What is required — Take the entries that follow and return exactly the lines from the one holding "A sequence of n = 14" through the one holding "12, 38, 39]", both included. Nothing else is needed.

Records drawn from a dataset:
Content starts
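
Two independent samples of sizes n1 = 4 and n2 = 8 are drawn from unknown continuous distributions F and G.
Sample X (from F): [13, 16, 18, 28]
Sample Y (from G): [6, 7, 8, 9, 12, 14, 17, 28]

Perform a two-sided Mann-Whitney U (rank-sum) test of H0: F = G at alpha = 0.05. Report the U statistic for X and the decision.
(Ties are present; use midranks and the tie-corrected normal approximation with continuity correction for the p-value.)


Step 1: Combine and sort all 12 observations; assign midranks.
sorted (value, group): (6,Y), (7,Y), (8,Y), (9,Y), (12,Y), (13,X), (14,Y), (16,X), (17,Y), (18,X), (28,X), (28,Y)
ranks: 6->1, 7->2, 8->3, 9->4, 12->5, 13->6, 14->7, 16->8, 17->9, 18->10, 28->11.5, 28->11.5
Step 2: Rank sum for X: R1 = 6 + 8 + 10 + 11.5 = 35.5.
Step 3: U_X = R1 - n1(n1+1)/2 = 35.5 - 4*5/2 = 35.5 - 10 = 25.5.
       U_Y = n1*n2 - U_X = 32 - 25.5 = 6.5.
Step 4: Ties are present, so use the tie-corrected normal approximation (with continuity correction) for the p-value.
Step 5: p-value = 0.125707; compare to alpha = 0.05. fail to reject H0.

U_X = 25.5, p = 0.125707, fail to reject H0 at alpha = 0.05.


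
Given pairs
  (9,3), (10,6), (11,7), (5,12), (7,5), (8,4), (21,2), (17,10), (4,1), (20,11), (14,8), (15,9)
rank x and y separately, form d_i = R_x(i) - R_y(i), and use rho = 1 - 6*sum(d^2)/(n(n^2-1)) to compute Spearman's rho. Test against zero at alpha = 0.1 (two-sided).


Step 1: Rank x and y separately (midranks; no ties here).
rank(x): 9->5, 10->6, 11->7, 5->2, 7->3, 8->4, 21->12, 17->10, 4->1, 20->11, 14->8, 15->9
rank(y): 3->3, 6->6, 7->7, 12->12, 5->5, 4->4, 2->2, 10->10, 1->1, 11->11, 8->8, 9->9
Step 2: d_i = R_x(i) - R_y(i); compute d_i^2.
  (5-3)^2=4, (6-6)^2=0, (7-7)^2=0, (2-12)^2=100, (3-5)^2=4, (4-4)^2=0, (12-2)^2=100, (10-10)^2=0, (1-1)^2=0, (11-11)^2=0, (8-8)^2=0, (9-9)^2=0
sum(d^2) = 208.
Step 3: rho = 1 - 6*208 / (12*(12^2 - 1)) = 1 - 1248/1716 = 0.272727.
Step 4: Under H0, t = rho * sqrt((n-2)/(1-rho^2)) = 0.8964 ~ t(10).
Step 5: Two-sided p-value from the t-distribution with 10 df = 0.391097.
Step 6: alpha = 0.1. fail to reject H0.

rho = 0.2727, p = 0.391097, fail to reject H0 at alpha = 0.1.


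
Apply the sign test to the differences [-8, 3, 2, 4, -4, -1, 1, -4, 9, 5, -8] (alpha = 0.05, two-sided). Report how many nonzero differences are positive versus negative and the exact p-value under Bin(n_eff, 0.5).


Step 1: Discard zero differences. Original n = 11; n_eff = number of nonzero differences = 11.
Nonzero differences (with sign): -8, +3, +2, +4, -4, -1, +1, -4, +9, +5, -8
Step 2: Count signs: positive = 6, negative = 5.
Step 3: Under H0: P(positive) = 0.5, so the number of positives S ~ Bin(11, 0.5).
Step 4: Two-sided exact p-value = sum of Bin(11,0.5) probabilities at or below the observed probability = 1.000000.
Step 5: alpha = 0.05. fail to reject H0.

n_eff = 11, pos = 6, neg = 5, p = 1.000000, fail to reject H0.


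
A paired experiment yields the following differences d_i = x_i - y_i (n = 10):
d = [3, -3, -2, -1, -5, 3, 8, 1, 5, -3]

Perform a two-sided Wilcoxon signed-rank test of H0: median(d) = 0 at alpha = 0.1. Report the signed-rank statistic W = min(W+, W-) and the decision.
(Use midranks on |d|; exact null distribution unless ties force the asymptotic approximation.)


Step 1: Drop any zero differences (none here) and take |d_i|.
|d| = [3, 3, 2, 1, 5, 3, 8, 1, 5, 3]
Step 2: Midrank |d_i| (ties get averaged ranks).
ranks: |3|->5.5, |3|->5.5, |2|->3, |1|->1.5, |5|->8.5, |3|->5.5, |8|->10, |1|->1.5, |5|->8.5, |3|->5.5
Step 3: Attach original signs; sum ranks with positive sign and with negative sign.
W+ = 5.5 + 5.5 + 10 + 1.5 + 8.5 = 31
W- = 5.5 + 3 + 1.5 + 8.5 + 5.5 = 24
(Check: W+ + W- = 55 should equal n(n+1)/2 = 55.)
Step 4: Test statistic W = min(W+, W-) = 24.
Step 5: Ties in |d|, so use the tie-corrected normal approximation.
        E[W] = n(n+1)/4 = 10*11/4 = 27.5.
        Tie groups: |d|=1 (t=2), |d|=3 (t=4), |d|=5 (t=2); sum(t^3 - t) = 72.
        Var[W] = n(n+1)(2n+1)/24 - sum(t^3-t)/48 = 2310/24 - 72/48 = 94.75.
        z = (W - E[W]) / sqrt(Var[W]) = (24 - 27.5) / 9.7340 = -0.3596.
        Two-sided p = 2*Phi(z) = 0.719172.
Step 6: alpha = 0.1. fail to reject H0.

W+ = 31, W- = 24, W = min = 24, p = 0.719172, fail to reject H0.


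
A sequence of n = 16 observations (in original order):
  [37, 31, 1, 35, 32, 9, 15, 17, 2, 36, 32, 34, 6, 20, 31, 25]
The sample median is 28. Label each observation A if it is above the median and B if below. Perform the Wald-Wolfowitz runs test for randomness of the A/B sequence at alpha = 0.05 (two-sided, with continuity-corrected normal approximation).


Step 1: Compute median = 28; label A = above, B = below.
Labels in order: AABAABBBBAAABBAB  (n_A = 8, n_B = 8)
Step 2: Count runs R = 8.
Step 3: Under H0 (random ordering), E[R] = 2*n_A*n_B/(n_A+n_B) + 1 = 2*8*8/16 + 1 = 9.0000.
        Var[R] = 2*n_A*n_B*(2*n_A*n_B - n_A - n_B) / ((n_A+n_B)^2 * (n_A+n_B-1)) = 14336/3840 = 3.7333.
        SD[R] = 1.9322.
Step 4: Continuity-corrected z = (R + 0.5 - E[R]) / SD[R] = (8 + 0.5 - 9.0000) / 1.9322 = -0.2588.
Step 5: Two-sided p-value via normal approximation = 2*(1 - Phi(|z|)) = 0.795809.
Step 6: alpha = 0.05. fail to reject H0.

R = 8, z = -0.2588, p = 0.795809, fail to reject H0.


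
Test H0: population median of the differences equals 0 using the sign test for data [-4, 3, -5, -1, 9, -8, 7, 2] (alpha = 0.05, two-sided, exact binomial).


Step 1: Discard zero differences. Original n = 8; n_eff = number of nonzero differences = 8.
Nonzero differences (with sign): -4, +3, -5, -1, +9, -8, +7, +2
Step 2: Count signs: positive = 4, negative = 4.
Step 3: Under H0: P(positive) = 0.5, so the number of positives S ~ Bin(8, 0.5).
Step 4: Two-sided exact p-value = sum of Bin(8,0.5) probabilities at or below the observed probability = 1.000000.
Step 5: alpha = 0.05. fail to reject H0.

n_eff = 8, pos = 4, neg = 4, p = 1.000000, fail to reject H0.


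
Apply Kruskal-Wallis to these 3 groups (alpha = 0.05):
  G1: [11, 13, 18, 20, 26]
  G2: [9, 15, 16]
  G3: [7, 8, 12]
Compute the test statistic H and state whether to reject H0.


Step 1: Combine all N = 11 observations and assign midranks.
sorted (value, group, rank): (7,G3,1), (8,G3,2), (9,G2,3), (11,G1,4), (12,G3,5), (13,G1,6), (15,G2,7), (16,G2,8), (18,G1,9), (20,G1,10), (26,G1,11)
Step 2: Sum ranks within each group.
R_1 = 40 (n_1 = 5)
R_2 = 18 (n_2 = 3)
R_3 = 8 (n_3 = 3)
Step 3: H = 12/(N(N+1)) * sum(R_i^2/n_i) - 3(N+1)
     = 12/(11*12) * (40^2/5 + 18^2/3 + 8^2/3) - 3*12
     = 0.090909 * 449.333 - 36
     = 4.848485.
Step 4: No ties, so H is used without correction.
Step 5: Under H0, H ~ chi^2(2); p-value = 0.088545.
Step 6: alpha = 0.05. fail to reject H0.

H = 4.8485, df = 2, p = 0.088545, fail to reject H0.


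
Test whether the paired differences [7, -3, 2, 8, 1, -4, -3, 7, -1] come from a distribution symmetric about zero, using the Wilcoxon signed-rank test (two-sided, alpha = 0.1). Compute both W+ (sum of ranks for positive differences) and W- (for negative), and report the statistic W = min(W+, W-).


Step 1: Drop any zero differences (none here) and take |d_i|.
|d| = [7, 3, 2, 8, 1, 4, 3, 7, 1]
Step 2: Midrank |d_i| (ties get averaged ranks).
ranks: |7|->7.5, |3|->4.5, |2|->3, |8|->9, |1|->1.5, |4|->6, |3|->4.5, |7|->7.5, |1|->1.5
Step 3: Attach original signs; sum ranks with positive sign and with negative sign.
W+ = 7.5 + 3 + 9 + 1.5 + 7.5 = 28.5
W- = 4.5 + 6 + 4.5 + 1.5 = 16.5
(Check: W+ + W- = 45 should equal n(n+1)/2 = 45.)
Step 4: Test statistic W = min(W+, W-) = 16.5.
Step 5: Ties in |d|, so use the tie-corrected normal approximation.
        E[W] = n(n+1)/4 = 9*10/4 = 22.5.
        Tie groups: |d|=1 (t=2), |d|=3 (t=2), |d|=7 (t=2); sum(t^3 - t) = 18.
        Var[W] = n(n+1)(2n+1)/24 - sum(t^3-t)/48 = 1710/24 - 18/48 = 70.875.
        z = (W - E[W]) / sqrt(Var[W]) = (16.5 - 22.5) / 8.4187 = -0.7127.
        Two-sided p = 2*Phi(z) = 0.476033.
Step 6: alpha = 0.1. fail to reject H0.

W+ = 28.5, W- = 16.5, W = min = 16.5, p = 0.476033, fail to reject H0.


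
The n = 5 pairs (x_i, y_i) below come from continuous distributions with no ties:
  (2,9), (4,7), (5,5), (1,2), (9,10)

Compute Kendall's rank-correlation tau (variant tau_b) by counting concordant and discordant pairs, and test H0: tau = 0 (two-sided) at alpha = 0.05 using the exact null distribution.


Step 1: Enumerate the 10 unordered pairs (i,j) with i<j and classify each by sign(x_j-x_i) * sign(y_j-y_i).
  (1,2):dx=+2,dy=-2->D; (1,3):dx=+3,dy=-4->D; (1,4):dx=-1,dy=-7->C; (1,5):dx=+7,dy=+1->C
  (2,3):dx=+1,dy=-2->D; (2,4):dx=-3,dy=-5->C; (2,5):dx=+5,dy=+3->C; (3,4):dx=-4,dy=-3->C
  (3,5):dx=+4,dy=+5->C; (4,5):dx=+8,dy=+8->C
Step 2: C = 7, D = 3, total pairs = 10.
Step 3: tau = (C - D)/(n(n-1)/2) = (7 - 3)/10 = 0.400000.
Step 4: Exact two-sided p-value (enumerate n! = 120 permutations of y under H0): p = 0.483333.
Step 5: alpha = 0.05. fail to reject H0.

tau_b = 0.4000 (C=7, D=3), p = 0.483333, fail to reject H0.


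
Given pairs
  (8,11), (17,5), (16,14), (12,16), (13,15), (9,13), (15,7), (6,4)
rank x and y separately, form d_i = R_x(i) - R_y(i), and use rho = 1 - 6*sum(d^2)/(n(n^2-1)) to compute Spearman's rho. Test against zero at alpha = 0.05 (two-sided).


Step 1: Rank x and y separately (midranks; no ties here).
rank(x): 8->2, 17->8, 16->7, 12->4, 13->5, 9->3, 15->6, 6->1
rank(y): 11->4, 5->2, 14->6, 16->8, 15->7, 13->5, 7->3, 4->1
Step 2: d_i = R_x(i) - R_y(i); compute d_i^2.
  (2-4)^2=4, (8-2)^2=36, (7-6)^2=1, (4-8)^2=16, (5-7)^2=4, (3-5)^2=4, (6-3)^2=9, (1-1)^2=0
sum(d^2) = 74.
Step 3: rho = 1 - 6*74 / (8*(8^2 - 1)) = 1 - 444/504 = 0.119048.
Step 4: Under H0, t = rho * sqrt((n-2)/(1-rho^2)) = 0.2937 ~ t(6).
Step 5: Two-sided p-value from the t-distribution with 6 df = 0.778886.
Step 6: alpha = 0.05. fail to reject H0.

rho = 0.1190, p = 0.778886, fail to reject H0 at alpha = 0.05.


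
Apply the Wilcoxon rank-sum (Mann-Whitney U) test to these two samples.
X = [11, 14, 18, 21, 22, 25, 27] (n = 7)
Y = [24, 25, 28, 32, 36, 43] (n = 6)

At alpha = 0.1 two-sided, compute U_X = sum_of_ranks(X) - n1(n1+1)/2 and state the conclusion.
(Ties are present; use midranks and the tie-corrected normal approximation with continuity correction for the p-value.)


Step 1: Combine and sort all 13 observations; assign midranks.
sorted (value, group): (11,X), (14,X), (18,X), (21,X), (22,X), (24,Y), (25,X), (25,Y), (27,X), (28,Y), (32,Y), (36,Y), (43,Y)
ranks: 11->1, 14->2, 18->3, 21->4, 22->5, 24->6, 25->7.5, 25->7.5, 27->9, 28->10, 32->11, 36->12, 43->13
Step 2: Rank sum for X: R1 = 1 + 2 + 3 + 4 + 5 + 7.5 + 9 = 31.5.
Step 3: U_X = R1 - n1(n1+1)/2 = 31.5 - 7*8/2 = 31.5 - 28 = 3.5.
       U_Y = n1*n2 - U_X = 42 - 3.5 = 38.5.
Step 4: Ties are present, so use the tie-corrected normal approximation (with continuity correction) for the p-value.
Step 5: p-value = 0.015019; compare to alpha = 0.1. reject H0.

U_X = 3.5, p = 0.015019, reject H0 at alpha = 0.1.


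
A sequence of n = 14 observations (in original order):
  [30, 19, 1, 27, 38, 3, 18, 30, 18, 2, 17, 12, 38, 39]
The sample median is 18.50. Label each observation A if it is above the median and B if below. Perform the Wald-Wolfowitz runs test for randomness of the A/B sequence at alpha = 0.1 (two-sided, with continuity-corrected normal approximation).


Step 1: Compute median = 18.50; label A = above, B = below.
Labels in order: AABAABBABBBBAA  (n_A = 7, n_B = 7)
Step 2: Count runs R = 7.
Step 3: Under H0 (random ordering), E[R] = 2*n_A*n_B/(n_A+n_B) + 1 = 2*7*7/14 + 1 = 8.0000.
        Var[R] = 2*n_A*n_B*(2*n_A*n_B - n_A - n_B) / ((n_A+n_B)^2 * (n_A+n_B-1)) = 8232/2548 = 3.2308.
        SD[R] = 1.7974.
Step 4: Continuity-corrected z = (R + 0.5 - E[R]) / SD[R] = (7 + 0.5 - 8.0000) / 1.7974 = -0.2782.
Step 5: Two-sided p-value via normal approximation = 2*(1 - Phi(|z|)) = 0.780879.
Step 6: alpha = 0.1. fail to reject H0.

R = 7, z = -0.2782, p = 0.780879, fail to reject H0.


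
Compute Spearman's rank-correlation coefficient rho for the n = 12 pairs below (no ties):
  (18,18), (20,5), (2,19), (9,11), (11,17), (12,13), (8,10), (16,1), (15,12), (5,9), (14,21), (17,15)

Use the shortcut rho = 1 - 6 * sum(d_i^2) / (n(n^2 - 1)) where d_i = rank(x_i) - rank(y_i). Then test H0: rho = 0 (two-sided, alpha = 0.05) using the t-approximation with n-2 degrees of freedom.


Step 1: Rank x and y separately (midranks; no ties here).
rank(x): 18->11, 20->12, 2->1, 9->4, 11->5, 12->6, 8->3, 16->9, 15->8, 5->2, 14->7, 17->10
rank(y): 18->10, 5->2, 19->11, 11->5, 17->9, 13->7, 10->4, 1->1, 12->6, 9->3, 21->12, 15->8
Step 2: d_i = R_x(i) - R_y(i); compute d_i^2.
  (11-10)^2=1, (12-2)^2=100, (1-11)^2=100, (4-5)^2=1, (5-9)^2=16, (6-7)^2=1, (3-4)^2=1, (9-1)^2=64, (8-6)^2=4, (2-3)^2=1, (7-12)^2=25, (10-8)^2=4
sum(d^2) = 318.
Step 3: rho = 1 - 6*318 / (12*(12^2 - 1)) = 1 - 1908/1716 = -0.111888.
Step 4: Under H0, t = rho * sqrt((n-2)/(1-rho^2)) = -0.3561 ~ t(10).
Step 5: Two-sided p-value from the t-distribution with 10 df = 0.729195.
Step 6: alpha = 0.05. fail to reject H0.

rho = -0.1119, p = 0.729195, fail to reject H0 at alpha = 0.05.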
Content ends
Solution below —
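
A sequence of n = 14 observations (in original order):
  [30, 19, 1, 27, 38, 3, 18, 30, 18, 2, 17, 12, 38, 39]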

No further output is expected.